> **Goal of the exercise**
Print each entry verbatim.

[Stored data]

==============================

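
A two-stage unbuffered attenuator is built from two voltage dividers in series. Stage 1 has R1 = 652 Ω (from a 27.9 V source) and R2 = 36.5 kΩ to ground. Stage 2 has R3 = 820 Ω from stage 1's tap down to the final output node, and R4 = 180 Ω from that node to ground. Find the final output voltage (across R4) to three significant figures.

V_out ≈ 3.01 V

Stage 2 presents R3+R4 = 1000 Ω as a load on stage 1's tap.
Stage 1's lower leg becomes R2‖(R3+R4) = 973.3 Ω, so V_mid = 27.9 × 973.3/1625 = 16.71 V.
Stage 2 is itself unloaded: V_out = V_mid × R4/(R3+R4) = 16.71 × 180/1000 = 3.01 V.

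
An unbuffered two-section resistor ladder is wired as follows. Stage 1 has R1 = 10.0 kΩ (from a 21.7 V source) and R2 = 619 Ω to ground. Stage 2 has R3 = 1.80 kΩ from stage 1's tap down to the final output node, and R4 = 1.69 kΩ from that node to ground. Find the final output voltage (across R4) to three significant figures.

Stage 2 presents R3+R4 = 3490 Ω as a load on stage 1's tap.
Stage 1's lower leg becomes R2‖(R3+R4) = 525.8 Ω, so V_mid = 21.7 × 525.8/10530 = 1.084 V.
Stage 2 is itself unloaded: V_out = V_mid × R4/(R3+R4) = 1.084 × 1690/3490 = 0.525 V.

V_out ≈ 0.525 V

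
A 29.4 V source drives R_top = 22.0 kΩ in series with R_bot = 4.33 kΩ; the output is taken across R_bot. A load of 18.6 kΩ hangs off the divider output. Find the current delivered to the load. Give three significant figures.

I_L ≈ 0.218 mA

R_bot‖R_L = 3.512 kΩ; V_out = 29.4 × 3.512/25.51 = 4.048 V.
I_L = V_out / R_L = 4.048 / 18.6 kΩ = 0.218 mA.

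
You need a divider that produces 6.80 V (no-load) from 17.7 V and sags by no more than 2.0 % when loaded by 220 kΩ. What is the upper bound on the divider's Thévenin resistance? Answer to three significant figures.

Loading drop = R_th/(R_th + R_L) ≤ 0.0200, so R_th ≤ R_L · ε/(1−ε) = 220 kΩ × 0.0200/0.9800 = 4.49 kΩ.

R_th ≤ 4.49 kΩ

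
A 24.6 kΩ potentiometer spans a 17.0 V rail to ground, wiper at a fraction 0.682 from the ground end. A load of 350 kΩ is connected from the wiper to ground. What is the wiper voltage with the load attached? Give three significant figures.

V ≈ 11.4 V

The wiper splits the pot into (1−α)R = 7.823 kΩ above and αR = 16.78 kΩ below.
Lower section ‖ load = 16.01 kΩ.
V_wiper = 17.0 × 16.01/(7.823 + 16.01) = 11.4 V.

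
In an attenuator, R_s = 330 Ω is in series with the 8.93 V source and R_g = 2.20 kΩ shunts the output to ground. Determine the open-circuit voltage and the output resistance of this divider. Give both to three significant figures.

V_th = 7.77 V, R_th = 287 Ω

V_th is the open-circuit tap voltage: 8.93 × 2200/(330 + 2200) = 7.77 V.
With the supply zeroed, R_s and R_g appear in parallel from the tap: R_th = R_s‖R_g = (330 × 2200)/2530 = 287 Ω.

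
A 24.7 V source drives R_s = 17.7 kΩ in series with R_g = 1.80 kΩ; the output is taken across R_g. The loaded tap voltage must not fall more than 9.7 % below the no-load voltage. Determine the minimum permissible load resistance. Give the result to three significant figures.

Output resistance R_th = R_s‖R_g = (17.7 × 1.80)/19.50 = 1.634 kΩ.
The fractional drop is R_th/(R_th + R_L); requiring this ≤ 0.0970 gives R_L ≥ R_th(1/0.0970 − 1) = 1.634 × 9.309 = 15.2 kΩ.

R_L(min) ≈ 15.2 kΩ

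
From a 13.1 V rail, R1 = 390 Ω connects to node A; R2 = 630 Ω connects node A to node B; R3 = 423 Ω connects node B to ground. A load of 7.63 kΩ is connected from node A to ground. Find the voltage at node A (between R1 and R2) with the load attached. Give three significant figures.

Below node A the series string R2+R3 = 1053 Ω sits in parallel with the 7630 Ω load: 925.3 Ω.
V_A = 13.1 × 925.3/(390 + 925.3) = 9.22 V.

V ≈ 9.22 V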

==============================

> **Problem solution**
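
A two-stage unbuffered attenuator is built from two voltage dividers in series. Stage 1 has R1 = 652 Ω (from a 27.9 V source) and R2 = 36.5 kΩ to ground. Stage 2 has R3 = 820 Ω from stage 1's tap down to the final output node, and R4 = 180 Ω from that node to ground. Find the final output voltage (across R4) to three significant figures.

V_out ≈ 3.01 V

Stage 2 presents R3+R4 = 1000 Ω as a load on stage 1's tap.
Stage 1's lower leg becomes R2‖(R3+R4) = 973.3 Ω, so V_mid = 27.9 × 973.3/1625 = 16.71 V.
Stage 2 is itself unloaded: V_out = V_mid × R4/(R3+R4) = 16.71 × 180/1000 = 3.01 V.

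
An unbuffered two-section resistor ladder is wired as follows. Stage 1 has R1 = 10.0 kΩ (from a 21.7 V source) and R2 = 619 Ω to ground. Stage 2 has R3 = 1.80 kΩ from stage 1's tap down to the final output node, and R4 = 1.69 kΩ from that node to ground. Find the final output voltage (across R4) to three significant figures.

Stage 2 presents R3+R4 = 3490 Ω as a load on stage 1's tap.
Stage 1's lower leg becomes R2‖(R3+R4) = 525.8 Ω, so V_mid = 21.7 × 525.8/10530 = 1.084 V.
Stage 2 is itself unloaded: V_out = V_mid × R4/(R3+R4) = 1.084 × 1690/3490 = 0.525 V.

V_out ≈ 0.525 V

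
A 29.4 V source drives R_top = 22.0 kΩ in series with R_bot = 4.33 kΩ; the output is taken across R_bot. A load of 18.6 kΩ hangs off the divider output. Find the current delivered to the load. Give three significant figures.

I_L ≈ 0.218 mA

R_bot‖R_L = 3.512 kΩ; V_out = 29.4 × 3.512/25.51 = 4.048 V.
I_L = V_out / R_L = 4.048 / 18.6 kΩ = 0.218 mA.

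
You need a divider that produces 6.80 V (no-load) from 17.7 V and sags by no more than 2.0 % when loaded by 220 kΩ. What is the upper bound on the divider's Thévenin resistance? Answer to three significant figures.

Loading drop = R_th/(R_th + R_L) ≤ 0.0200, so R_th ≤ R_L · ε/(1−ε) = 220 kΩ × 0.0200/0.9800 = 4.49 kΩ.

R_th ≤ 4.49 kΩ

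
A 24.6 kΩ potentiometer spans a 17.0 V rail to ground, wiper at a fraction 0.682 from the ground end. A load of 350 kΩ is connected from the wiper to ground. What is the wiper voltage with the load attached? Give three significant figures.

V ≈ 11.4 V

The wiper splits the pot into (1−α)R = 7.823 kΩ above and αR = 16.78 kΩ below.
Lower section ‖ load = 16.01 kΩ.
V_wiper = 17.0 × 16.01/(7.823 + 16.01) = 11.4 V.

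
In an attenuator, R_s = 330 Ω is in series with the 8.93 V source and R_g = 2.20 kΩ shunts the output to ground. Determine the open-circuit voltage and the output resistance of this divider. Give both to three significant figures.

V_th = 7.77 V, R_th = 287 Ω

V_th is the open-circuit tap voltage: 8.93 × 2200/(330 + 2200) = 7.77 V.
With the supply zeroed, R_s and R_g appear in parallel from the tap: R_th = R_s‖R_g = (330 × 2200)/2530 = 287 Ω.

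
A 24.7 V source drives R_s = 17.7 kΩ in series with R_g = 1.80 kΩ; the output is taken across R_g. The loaded tap voltage must not fall more than 9.7 % below the no-load voltage. Determine the minimum permissible load resistance. Give the result to three significant figures.

Output resistance R_th = R_s‖R_g = (17.7 × 1.80)/19.50 = 1.634 kΩ.
The fractional drop is R_th/(R_th + R_L); requiring this ≤ 0.0970 gives R_L ≥ R_th(1/0.0970 − 1) = 1.634 × 9.309 = 15.2 kΩ.

R_L(min) ≈ 15.2 kΩ

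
From a 13.1 V rail, R1 = 390 Ω connects to node A; R2 = 630 Ω connects node A to node B; R3 = 423 Ω connects node B to ground. A load of 7.63 kΩ is connected from node A to ground. Find the voltage at node A (between R1 and R2) with the load attached. Give three significant figures.

Below node A the series string R2+R3 = 1053 Ω sits in parallel with the 7630 Ω load: 925.3 Ω.
V_A = 13.1 × 925.3/(390 + 925.3) = 9.22 V.

V ≈ 9.22 V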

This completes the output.